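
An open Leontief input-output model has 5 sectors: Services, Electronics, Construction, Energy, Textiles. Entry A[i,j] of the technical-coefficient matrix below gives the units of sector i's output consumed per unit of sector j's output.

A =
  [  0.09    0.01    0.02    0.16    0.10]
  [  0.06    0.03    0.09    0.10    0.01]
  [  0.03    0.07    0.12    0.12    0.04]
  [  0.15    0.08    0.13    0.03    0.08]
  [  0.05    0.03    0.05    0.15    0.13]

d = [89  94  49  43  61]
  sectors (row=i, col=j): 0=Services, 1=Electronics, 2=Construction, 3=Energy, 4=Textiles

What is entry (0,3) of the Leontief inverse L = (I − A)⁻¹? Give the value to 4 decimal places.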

#### WHAT IS EXPECTED
Please write out every line of the data exactly.

#### TASK ANSWER
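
An open Leontief input-output model has 5 sectors: Services, Electronics, Construction, Energy, Textiles. Entry A[i,j] of the technical-coefficient matrix below gives the units of sector i's output consumed per unit of sector j's output.

A =
  [  0.09    0.01    0.02    0.16    0.10]
  [  0.06    0.03    0.09    0.10    0.01]
  [  0.03    0.07    0.12    0.12    0.04]
  [  0.15    0.08    0.13    0.03    0.08]
  [  0.05    0.03    0.05    0.15    0.13]

d = [89  94  49  43  61]
  sectors (row=i, col=j): 0=Services, 1=Electronics, 2=Construction, 3=Energy, 4=Textiles

What is entry (0,3) of the Leontief inverse L = (I − A)⁻¹? Give the value to 4 decimal places.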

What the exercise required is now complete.